§ **The problem**:
Copy the data exactly from the line that contains "Only the applicant knows whether they are careful (prob 6/7)" through the line that contains "A manufacturer's product", keeping both end lines and leaving out everything else.

[[ Material for this task open ]]

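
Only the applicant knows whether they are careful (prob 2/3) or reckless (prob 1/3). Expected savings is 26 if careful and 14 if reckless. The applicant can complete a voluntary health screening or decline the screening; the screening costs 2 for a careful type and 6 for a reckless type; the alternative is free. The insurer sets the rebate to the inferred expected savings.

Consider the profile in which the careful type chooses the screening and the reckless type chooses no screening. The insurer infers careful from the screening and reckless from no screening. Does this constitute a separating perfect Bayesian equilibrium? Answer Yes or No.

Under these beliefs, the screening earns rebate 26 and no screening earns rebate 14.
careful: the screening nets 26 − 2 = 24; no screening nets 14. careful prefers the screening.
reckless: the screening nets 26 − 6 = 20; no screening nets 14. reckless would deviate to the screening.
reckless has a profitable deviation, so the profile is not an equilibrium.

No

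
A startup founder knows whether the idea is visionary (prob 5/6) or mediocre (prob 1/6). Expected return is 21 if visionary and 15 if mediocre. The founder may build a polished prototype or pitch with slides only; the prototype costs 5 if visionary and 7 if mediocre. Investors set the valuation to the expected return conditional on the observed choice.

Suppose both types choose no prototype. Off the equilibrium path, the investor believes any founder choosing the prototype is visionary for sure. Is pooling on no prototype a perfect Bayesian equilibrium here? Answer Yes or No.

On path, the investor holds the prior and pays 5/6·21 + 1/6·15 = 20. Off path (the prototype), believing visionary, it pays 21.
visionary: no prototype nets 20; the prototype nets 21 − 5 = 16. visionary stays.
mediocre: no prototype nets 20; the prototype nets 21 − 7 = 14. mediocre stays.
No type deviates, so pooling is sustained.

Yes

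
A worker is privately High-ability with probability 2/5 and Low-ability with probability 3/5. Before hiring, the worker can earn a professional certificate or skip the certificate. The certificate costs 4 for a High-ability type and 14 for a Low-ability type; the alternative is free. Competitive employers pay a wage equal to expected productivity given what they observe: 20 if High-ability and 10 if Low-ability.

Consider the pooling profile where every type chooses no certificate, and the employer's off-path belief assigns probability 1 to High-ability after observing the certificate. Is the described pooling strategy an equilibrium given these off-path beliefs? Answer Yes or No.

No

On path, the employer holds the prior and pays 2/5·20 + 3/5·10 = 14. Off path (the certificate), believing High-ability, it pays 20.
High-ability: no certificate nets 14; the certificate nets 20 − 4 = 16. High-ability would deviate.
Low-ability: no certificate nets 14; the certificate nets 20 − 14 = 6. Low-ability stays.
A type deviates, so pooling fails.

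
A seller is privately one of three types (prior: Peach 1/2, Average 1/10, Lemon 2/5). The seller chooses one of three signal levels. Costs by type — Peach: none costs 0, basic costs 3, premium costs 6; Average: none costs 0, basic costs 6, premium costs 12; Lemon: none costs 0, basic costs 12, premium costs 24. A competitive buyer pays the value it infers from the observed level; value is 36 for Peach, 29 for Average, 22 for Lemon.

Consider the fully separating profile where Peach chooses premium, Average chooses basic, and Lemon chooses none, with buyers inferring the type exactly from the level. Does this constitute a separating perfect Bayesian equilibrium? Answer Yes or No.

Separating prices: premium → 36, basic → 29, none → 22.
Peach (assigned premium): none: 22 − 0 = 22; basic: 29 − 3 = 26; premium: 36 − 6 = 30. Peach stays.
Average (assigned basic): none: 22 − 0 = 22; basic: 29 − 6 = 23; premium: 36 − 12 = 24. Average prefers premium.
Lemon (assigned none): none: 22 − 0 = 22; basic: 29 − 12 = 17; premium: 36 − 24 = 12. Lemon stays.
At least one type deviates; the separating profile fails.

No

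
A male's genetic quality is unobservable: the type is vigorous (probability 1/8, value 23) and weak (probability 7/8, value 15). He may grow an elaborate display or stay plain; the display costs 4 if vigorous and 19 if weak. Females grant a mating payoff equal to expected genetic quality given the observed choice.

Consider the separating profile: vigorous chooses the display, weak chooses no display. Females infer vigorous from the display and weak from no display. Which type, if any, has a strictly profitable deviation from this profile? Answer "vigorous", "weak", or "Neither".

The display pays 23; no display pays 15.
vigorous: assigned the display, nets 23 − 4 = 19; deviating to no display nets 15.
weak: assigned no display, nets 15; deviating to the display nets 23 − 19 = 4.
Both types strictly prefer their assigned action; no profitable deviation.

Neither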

[[ Material for this task closed ]]
[[ Material for this task open ]]

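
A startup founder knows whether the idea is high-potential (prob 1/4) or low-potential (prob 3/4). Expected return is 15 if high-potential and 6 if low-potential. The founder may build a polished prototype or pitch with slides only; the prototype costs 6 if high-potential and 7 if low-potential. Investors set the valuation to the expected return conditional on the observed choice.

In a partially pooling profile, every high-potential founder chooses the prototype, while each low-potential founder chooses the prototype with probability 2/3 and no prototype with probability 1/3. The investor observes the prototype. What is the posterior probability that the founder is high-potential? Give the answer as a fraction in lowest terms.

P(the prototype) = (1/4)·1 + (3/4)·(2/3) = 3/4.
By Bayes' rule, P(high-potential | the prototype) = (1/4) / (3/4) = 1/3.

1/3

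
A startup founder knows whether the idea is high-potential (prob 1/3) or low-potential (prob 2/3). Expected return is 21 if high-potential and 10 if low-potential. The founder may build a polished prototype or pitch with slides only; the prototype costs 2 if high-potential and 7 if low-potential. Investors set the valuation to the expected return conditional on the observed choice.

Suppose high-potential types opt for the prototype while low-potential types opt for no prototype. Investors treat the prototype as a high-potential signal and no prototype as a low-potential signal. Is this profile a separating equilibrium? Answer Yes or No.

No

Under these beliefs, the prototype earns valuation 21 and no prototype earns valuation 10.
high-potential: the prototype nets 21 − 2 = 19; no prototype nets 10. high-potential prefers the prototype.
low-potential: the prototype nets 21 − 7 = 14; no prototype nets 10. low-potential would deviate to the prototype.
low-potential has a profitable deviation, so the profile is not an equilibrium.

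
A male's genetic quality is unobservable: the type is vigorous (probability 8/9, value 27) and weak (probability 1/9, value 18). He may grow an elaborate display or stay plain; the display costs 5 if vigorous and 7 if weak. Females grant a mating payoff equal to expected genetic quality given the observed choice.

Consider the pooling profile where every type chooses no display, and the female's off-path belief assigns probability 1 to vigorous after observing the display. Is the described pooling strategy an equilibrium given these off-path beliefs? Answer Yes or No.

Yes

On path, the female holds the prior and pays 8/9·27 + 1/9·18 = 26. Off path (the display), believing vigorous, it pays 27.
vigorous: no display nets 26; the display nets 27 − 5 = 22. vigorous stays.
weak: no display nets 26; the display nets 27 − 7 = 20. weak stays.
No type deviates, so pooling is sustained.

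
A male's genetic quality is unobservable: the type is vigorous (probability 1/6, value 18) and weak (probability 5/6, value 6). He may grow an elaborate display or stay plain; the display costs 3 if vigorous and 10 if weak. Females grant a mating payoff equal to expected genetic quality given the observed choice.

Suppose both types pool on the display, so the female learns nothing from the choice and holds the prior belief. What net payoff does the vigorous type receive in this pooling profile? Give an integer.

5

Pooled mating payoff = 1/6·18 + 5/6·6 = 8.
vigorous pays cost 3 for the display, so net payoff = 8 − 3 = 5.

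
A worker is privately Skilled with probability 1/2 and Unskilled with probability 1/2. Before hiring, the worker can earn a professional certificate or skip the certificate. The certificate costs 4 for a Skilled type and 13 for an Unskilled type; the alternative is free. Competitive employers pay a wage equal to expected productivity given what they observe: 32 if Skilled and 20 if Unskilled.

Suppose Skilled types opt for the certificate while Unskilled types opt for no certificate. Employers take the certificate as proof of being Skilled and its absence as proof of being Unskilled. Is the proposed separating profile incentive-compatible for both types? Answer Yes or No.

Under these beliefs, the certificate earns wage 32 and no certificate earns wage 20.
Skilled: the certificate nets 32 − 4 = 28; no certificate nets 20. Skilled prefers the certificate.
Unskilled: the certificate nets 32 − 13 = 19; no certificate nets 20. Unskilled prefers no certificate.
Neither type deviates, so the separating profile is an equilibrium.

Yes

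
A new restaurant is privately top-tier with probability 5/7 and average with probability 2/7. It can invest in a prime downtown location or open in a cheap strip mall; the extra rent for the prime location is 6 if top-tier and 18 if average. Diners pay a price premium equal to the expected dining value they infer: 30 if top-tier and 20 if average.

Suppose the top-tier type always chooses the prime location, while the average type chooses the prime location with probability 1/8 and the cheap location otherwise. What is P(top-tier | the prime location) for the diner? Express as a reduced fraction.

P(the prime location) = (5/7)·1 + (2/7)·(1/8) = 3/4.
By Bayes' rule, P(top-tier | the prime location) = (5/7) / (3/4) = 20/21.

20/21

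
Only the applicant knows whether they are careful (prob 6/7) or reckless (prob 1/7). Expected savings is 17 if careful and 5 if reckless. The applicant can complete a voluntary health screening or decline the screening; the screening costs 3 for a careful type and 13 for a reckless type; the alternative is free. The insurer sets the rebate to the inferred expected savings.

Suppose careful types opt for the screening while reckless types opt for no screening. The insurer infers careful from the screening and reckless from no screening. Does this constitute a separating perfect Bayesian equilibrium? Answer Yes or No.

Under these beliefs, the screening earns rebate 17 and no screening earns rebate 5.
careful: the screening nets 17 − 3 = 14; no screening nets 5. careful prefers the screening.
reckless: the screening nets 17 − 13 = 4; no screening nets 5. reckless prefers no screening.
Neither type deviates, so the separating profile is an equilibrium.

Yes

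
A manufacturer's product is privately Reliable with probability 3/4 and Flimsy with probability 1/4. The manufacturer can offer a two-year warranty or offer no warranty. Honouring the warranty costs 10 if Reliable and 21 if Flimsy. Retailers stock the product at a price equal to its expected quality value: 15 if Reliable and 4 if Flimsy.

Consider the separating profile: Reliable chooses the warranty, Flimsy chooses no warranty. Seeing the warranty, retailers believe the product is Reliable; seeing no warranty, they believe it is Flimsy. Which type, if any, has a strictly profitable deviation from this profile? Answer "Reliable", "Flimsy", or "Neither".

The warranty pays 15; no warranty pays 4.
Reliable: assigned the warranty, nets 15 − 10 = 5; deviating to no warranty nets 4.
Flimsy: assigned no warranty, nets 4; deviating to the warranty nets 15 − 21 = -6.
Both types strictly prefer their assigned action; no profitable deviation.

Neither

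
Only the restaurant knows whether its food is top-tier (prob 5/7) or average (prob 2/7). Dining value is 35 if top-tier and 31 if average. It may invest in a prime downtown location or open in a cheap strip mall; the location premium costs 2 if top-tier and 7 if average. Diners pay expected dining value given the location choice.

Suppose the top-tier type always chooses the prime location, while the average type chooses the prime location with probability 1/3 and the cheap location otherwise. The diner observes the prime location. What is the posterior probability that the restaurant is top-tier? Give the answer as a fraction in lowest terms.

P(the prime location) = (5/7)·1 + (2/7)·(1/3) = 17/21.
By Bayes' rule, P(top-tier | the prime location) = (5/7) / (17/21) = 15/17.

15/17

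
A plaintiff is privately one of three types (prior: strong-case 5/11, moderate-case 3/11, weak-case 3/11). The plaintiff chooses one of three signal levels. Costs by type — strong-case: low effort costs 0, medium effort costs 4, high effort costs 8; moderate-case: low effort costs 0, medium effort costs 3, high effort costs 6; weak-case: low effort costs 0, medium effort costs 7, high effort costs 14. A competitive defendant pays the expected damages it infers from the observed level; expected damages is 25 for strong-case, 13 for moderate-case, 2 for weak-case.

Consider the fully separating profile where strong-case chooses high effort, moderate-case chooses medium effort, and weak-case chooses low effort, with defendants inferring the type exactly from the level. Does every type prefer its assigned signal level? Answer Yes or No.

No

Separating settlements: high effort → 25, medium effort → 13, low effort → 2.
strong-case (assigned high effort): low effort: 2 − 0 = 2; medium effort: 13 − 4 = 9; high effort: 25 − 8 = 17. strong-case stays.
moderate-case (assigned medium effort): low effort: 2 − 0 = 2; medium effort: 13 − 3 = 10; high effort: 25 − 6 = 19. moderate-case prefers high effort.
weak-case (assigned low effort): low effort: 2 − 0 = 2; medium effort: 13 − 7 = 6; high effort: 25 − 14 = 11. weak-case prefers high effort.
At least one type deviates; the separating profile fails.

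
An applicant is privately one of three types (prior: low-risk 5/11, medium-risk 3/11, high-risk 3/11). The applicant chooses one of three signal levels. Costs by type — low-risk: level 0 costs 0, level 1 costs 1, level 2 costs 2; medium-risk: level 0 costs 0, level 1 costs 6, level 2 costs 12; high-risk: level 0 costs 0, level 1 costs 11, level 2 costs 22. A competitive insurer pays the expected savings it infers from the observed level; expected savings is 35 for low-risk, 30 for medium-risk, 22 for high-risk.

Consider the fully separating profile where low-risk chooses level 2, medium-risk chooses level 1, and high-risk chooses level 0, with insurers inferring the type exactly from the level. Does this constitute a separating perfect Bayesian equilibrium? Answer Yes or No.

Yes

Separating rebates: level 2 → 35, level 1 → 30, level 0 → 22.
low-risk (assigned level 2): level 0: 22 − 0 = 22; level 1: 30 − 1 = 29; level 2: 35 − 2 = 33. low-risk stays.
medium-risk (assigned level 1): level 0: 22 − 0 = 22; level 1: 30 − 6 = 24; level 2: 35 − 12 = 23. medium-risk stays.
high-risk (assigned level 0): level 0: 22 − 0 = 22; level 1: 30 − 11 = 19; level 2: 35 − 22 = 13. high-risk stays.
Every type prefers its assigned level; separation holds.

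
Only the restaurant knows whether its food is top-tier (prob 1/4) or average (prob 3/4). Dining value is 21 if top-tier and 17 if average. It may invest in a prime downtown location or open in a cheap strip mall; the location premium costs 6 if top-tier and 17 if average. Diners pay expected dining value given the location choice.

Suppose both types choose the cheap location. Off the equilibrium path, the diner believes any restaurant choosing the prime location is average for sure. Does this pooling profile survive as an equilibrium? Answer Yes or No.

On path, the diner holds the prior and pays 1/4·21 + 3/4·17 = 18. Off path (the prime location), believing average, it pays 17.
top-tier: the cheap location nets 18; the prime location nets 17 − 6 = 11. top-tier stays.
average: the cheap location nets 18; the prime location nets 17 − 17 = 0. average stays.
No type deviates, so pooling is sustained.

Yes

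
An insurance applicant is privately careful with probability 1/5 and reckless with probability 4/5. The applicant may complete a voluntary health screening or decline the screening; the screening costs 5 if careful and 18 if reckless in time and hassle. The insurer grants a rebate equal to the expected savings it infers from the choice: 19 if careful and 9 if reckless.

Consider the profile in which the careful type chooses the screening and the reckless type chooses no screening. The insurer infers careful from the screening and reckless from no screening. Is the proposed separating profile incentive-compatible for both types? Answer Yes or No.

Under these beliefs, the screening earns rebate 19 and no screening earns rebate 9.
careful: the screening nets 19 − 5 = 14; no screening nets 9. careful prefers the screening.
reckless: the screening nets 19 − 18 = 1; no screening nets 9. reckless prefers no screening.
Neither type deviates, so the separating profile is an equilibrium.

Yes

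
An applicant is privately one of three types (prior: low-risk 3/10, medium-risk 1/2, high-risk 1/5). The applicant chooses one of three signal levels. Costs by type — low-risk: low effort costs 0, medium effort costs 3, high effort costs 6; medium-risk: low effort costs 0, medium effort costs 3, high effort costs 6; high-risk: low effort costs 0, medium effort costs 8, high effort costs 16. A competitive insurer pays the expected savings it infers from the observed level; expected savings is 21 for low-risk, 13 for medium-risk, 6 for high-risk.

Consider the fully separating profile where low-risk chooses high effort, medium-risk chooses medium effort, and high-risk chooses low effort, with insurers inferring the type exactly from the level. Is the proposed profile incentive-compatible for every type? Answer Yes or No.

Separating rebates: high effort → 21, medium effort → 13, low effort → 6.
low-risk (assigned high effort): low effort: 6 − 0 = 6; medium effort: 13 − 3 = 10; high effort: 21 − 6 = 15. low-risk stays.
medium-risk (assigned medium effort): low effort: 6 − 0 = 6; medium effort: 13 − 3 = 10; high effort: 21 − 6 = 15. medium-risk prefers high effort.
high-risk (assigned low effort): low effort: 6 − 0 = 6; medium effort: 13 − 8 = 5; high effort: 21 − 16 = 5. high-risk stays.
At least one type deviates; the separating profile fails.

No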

[[ Material for this task closed ]]

§ **Written reply**:
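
Only the applicant knows whether they are careful (prob 6/7) or reckless (prob 1/7). Expected savings is 17 if careful and 5 if reckless. The applicant can complete a voluntary health screening or decline the screening; the screening costs 3 for a careful type and 13 for a reckless type; the alternative is free. The insurer sets the rebate to the inferred expected savings.

Suppose careful types opt for the screening while reckless types opt for no screening. The insurer infers careful from the screening and reckless from no screening. Does this constitute a separating perfect Bayesian equilibrium? Answer Yes or No.

Under these beliefs, the screening earns rebate 17 and no screening earns rebate 5.
careful: the screening nets 17 − 3 = 14; no screening nets 5. careful prefers the screening.
reckless: the screening nets 17 − 13 = 4; no screening nets 5. reckless prefers no screening.
Neither type deviates, so the separating profile is an equilibrium.

Yes

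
A manufacturer's product is privately Reliable with probability 3/4 and Flimsy with probability 1/4. The manufacturer can offer a two-year warranty or offer no warranty. Honouring the warranty costs 10 if Reliable and 21 if Flimsy. Retailers stock the product at a price equal to its expected quality value: 15 if Reliable and 4 if Flimsy.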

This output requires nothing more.